PROBLEM: Reproduce exactly the lines from the one containing "Suppose Player 1" through the last line of the data, both ends included.

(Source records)
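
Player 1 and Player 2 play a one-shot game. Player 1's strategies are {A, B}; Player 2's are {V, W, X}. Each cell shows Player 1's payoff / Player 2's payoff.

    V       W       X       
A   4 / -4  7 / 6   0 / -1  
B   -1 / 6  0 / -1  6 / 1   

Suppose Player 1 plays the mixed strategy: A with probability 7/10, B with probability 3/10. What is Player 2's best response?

Compute Player 2's expected payoff from each pure strategy against the given mix.
V: (7/10)·(-4) + (3/10)·6 = -1
W: (7/10)·6 + (3/10)·(-1) = 39/10
X: (7/10)·(-1) + (3/10)·1 = -2/5
Highest expected payoff is 39/10, from W.

W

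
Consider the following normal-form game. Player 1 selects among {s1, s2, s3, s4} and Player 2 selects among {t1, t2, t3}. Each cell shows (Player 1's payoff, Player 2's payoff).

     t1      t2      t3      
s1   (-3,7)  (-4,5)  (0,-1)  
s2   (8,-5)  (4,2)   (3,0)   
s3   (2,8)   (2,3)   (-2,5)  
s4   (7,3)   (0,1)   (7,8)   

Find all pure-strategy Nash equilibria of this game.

(s2, t2) and (s4, t3)

A profile is a Nash equilibrium when each player is best-responding to the other.
Player 1's best responses — vs t1: s2 (payoff 8); vs t2: s2 (payoff 4); vs t3: s4 (payoff 7).
Player 2's best responses — vs s1: t1 (payoff 7); vs s2: t2 (payoff 2); vs s3: t1 (payoff 8); vs s4: t3 (payoff 8).
Mutual best responses occur at (s2, t2) and (s4, t3); at each, neither player gains by switching.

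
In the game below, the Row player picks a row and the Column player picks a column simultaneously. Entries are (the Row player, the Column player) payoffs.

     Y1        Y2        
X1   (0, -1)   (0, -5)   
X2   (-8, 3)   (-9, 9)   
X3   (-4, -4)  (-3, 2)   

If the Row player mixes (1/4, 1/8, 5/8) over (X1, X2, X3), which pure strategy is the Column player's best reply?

The Column player's best reply maximizes expected payoff against the mix.
Y1: (1/4)·(-1) + (1/8)·3 + (5/8)·(-4) = -19/8
Y2: (1/4)·(-5) + (1/8)·9 + (5/8)·2 = 9/8
Highest expected payoff is 9/8, from Y2.

Y2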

WRITTEN SOLUTION:
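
Suppose Player 1 plays the mixed strategy: A with probability 7/10, B with probability 3/10. What is Player 2's best response?

Compute Player 2's expected payoff from each pure strategy against the given mix.
V: (7/10)·(-4) + (3/10)·6 = -1
W: (7/10)·6 + (3/10)·(-1) = 39/10
X: (7/10)·(-1) + (3/10)·1 = -2/5
Highest expected payoff is 39/10, from W.

W

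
Consider the following normal-form game. Player 1 selects among {s1, s2, s3, s4} and Player 2 selects among {t1, t2, t3}. Each cell shows (Player 1's payoff, Player 2's payoff).

     t1      t2      t3      
s1   (-3,7)  (-4,5)  (0,-1)  
s2   (8,-5)  (4,2)   (3,0)   
s3   (2,8)   (2,3)   (-2,5)  
s4   (7,3)   (0,1)   (7,8)   

Find all pure-strategy Nash equilibria of this game.

(s2, t2) and (s4, t3)

A profile is a Nash equilibrium when each player is best-responding to the other.
Player 1's best responses — vs t1: s2 (payoff 8); vs t2: s2 (payoff 4); vs t3: s4 (payoff 7).
Player 2's best responses — vs s1: t1 (payoff 7); vs s2: t2 (payoff 2); vs s3: t1 (payoff 8); vs s4: t3 (payoff 8).
Mutual best responses occur at (s2, t2) and (s4, t3); at each, neither player gains by switching.

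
In the game below, the Row player picks a row and the Column player picks a column simultaneously. Entries are (the Row player, the Column player) payoffs.

     Y1        Y2        
X1   (0, -1)   (0, -5)   
X2   (-8, 3)   (-9, 9)   
X3   (-4, -4)  (-3, 2)   

If the Row player mixes (1/4, 1/8, 5/8) over (X1, X2, X3), which pure strategy is the Column player's best reply?

The Column player's best reply maximizes expected payoff against the mix.
Y1: (1/4)·(-1) + (1/8)·3 + (5/8)·(-4) = -19/8
Y2: (1/4)·(-5) + (1/8)·9 + (5/8)·2 = 9/8
Highest expected payoff is 9/8, from Y2.

Y2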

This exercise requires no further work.